▶ **TASK OBJECTIVE**: Only an exact reprint of all the data is acceptable.

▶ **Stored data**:

# # #

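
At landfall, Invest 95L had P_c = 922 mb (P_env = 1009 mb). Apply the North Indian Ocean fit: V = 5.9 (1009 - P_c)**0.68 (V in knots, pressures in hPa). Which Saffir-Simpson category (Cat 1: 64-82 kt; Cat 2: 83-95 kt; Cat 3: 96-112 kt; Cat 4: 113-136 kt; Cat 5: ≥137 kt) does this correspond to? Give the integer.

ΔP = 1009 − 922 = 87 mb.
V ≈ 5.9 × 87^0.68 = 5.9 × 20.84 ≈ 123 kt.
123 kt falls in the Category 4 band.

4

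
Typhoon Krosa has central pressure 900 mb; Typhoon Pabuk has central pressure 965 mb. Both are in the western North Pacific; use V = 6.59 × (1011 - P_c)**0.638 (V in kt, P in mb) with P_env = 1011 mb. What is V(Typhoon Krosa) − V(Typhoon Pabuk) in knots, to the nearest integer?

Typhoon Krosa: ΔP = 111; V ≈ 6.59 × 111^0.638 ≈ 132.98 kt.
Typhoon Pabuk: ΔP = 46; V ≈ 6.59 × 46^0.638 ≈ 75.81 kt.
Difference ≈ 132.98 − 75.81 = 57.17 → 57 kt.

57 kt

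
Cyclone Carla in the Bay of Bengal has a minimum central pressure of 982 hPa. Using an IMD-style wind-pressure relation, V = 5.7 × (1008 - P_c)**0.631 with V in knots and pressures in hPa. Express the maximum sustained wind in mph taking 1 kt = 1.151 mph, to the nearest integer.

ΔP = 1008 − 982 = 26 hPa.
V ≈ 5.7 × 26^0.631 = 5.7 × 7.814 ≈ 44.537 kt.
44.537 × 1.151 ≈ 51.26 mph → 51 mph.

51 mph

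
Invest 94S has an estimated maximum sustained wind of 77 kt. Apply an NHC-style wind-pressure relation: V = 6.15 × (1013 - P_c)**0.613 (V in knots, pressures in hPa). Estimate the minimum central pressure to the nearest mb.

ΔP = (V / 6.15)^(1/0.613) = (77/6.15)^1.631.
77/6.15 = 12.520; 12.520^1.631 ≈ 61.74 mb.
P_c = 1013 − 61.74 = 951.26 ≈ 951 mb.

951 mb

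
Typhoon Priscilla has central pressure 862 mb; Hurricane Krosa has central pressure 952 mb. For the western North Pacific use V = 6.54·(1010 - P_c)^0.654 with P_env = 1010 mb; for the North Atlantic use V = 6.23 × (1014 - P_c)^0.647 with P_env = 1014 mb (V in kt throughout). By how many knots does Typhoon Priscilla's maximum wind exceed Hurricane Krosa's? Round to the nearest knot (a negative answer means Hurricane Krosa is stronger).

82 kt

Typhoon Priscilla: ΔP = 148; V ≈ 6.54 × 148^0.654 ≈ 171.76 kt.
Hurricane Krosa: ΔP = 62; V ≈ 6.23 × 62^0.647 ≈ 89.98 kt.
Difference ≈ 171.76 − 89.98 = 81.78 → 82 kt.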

# # #

▶ **FINISHED EXERCISE**:
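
At landfall, Invest 95L had P_c = 922 mb (P_env = 1009 mb). Apply the North Indian Ocean fit: V = 5.9 (1009 - P_c)**0.68 (V in knots, pressures in hPa). Which Saffir-Simpson category (Cat 1: 64-82 kt; Cat 2: 83-95 kt; Cat 3: 96-112 kt; Cat 4: 113-136 kt; Cat 5: ≥137 kt) does this correspond to? Give the integer.

ΔP = 1009 − 922 = 87 mb.
V ≈ 5.9 × 87^0.68 = 5.9 × 20.84 ≈ 123 kt.
123 kt falls in the Category 4 band.

4

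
Typhoon Krosa has central pressure 900 mb; Typhoon Pabuk has central pressure 965 mb. Both are in the western North Pacific; use V = 6.59 × (1011 - P_c)**0.638 (V in kt, P in mb) with P_env = 1011 mb. What is V(Typhoon Krosa) − V(Typhoon Pabuk) in knots, to the nearest integer?

Typhoon Krosa: ΔP = 111; V ≈ 6.59 × 111^0.638 ≈ 132.98 kt.
Typhoon Pabuk: ΔP = 46; V ≈ 6.59 × 46^0.638 ≈ 75.81 kt.
Difference ≈ 132.98 − 75.81 = 57.17 → 57 kt.

57 kt

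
Cyclone Carla in the Bay of Bengal has a minimum central pressure of 982 hPa. Using an IMD-style wind-pressure relation, V = 5.7 × (1008 - P_c)**0.631 with V in knots and pressures in hPa. Express the maximum sustained wind in mph taking 1 kt = 1.151 mph, to the nearest integer.

ΔP = 1008 − 982 = 26 hPa.
V ≈ 5.7 × 26^0.631 = 5.7 × 7.814 ≈ 44.537 kt.
44.537 × 1.151 ≈ 51.26 mph → 51 mph.

51 mph

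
Invest 94S has an estimated maximum sustained wind of 77 kt. Apply an NHC-style wind-pressure relation: V = 6.15 × (1013 - P_c)**0.613 (V in knots, pressures in hPa). Estimate the minimum central pressure to the nearest mb.

ΔP = (V / 6.15)^(1/0.613) = (77/6.15)^1.631.
77/6.15 = 12.520; 12.520^1.631 ≈ 61.74 mb.
P_c = 1013 − 61.74 = 951.26 ≈ 951 mb.

951 mb

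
Typhoon Priscilla has central pressure 862 mb; Hurricane Krosa has central pressure 952 mb. For the western North Pacific use V = 6.54·(1010 - P_c)^0.654 with P_env = 1010 mb; for the North Atlantic use V = 6.23 × (1014 - P_c)^0.647 with P_env = 1014 mb (V in kt throughout). By how many knots does Typhoon Priscilla's maximum wind exceed Hurricane Krosa's? Round to the nearest knot (a negative answer means Hurricane Krosa is stronger).

82 kt

Typhoon Priscilla: ΔP = 148; V ≈ 6.54 × 148^0.654 ≈ 171.76 kt.
Hurricane Krosa: ΔP = 62; V ≈ 6.23 × 62^0.647 ≈ 89.98 kt.
Difference ≈ 171.76 − 89.98 = 81.78 → 82 kt.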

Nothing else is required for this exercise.